=== EXERCISE OBJECTIVE ===
Please give the count of lines below with the string "becomes" in them, and no other words.

Start of Block

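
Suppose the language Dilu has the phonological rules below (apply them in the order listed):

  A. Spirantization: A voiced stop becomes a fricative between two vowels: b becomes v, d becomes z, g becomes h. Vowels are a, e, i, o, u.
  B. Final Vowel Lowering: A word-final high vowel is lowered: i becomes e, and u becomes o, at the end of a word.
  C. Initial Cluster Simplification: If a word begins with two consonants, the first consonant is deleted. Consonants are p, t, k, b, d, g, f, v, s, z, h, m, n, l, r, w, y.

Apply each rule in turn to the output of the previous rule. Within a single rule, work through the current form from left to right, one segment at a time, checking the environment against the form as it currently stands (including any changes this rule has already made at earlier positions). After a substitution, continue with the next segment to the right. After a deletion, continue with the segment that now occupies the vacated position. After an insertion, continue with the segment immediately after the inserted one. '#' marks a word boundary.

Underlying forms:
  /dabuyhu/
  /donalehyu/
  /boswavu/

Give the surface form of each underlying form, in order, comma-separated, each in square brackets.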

End of Block

=== SOLUTION TO THE PROBLEM ===
2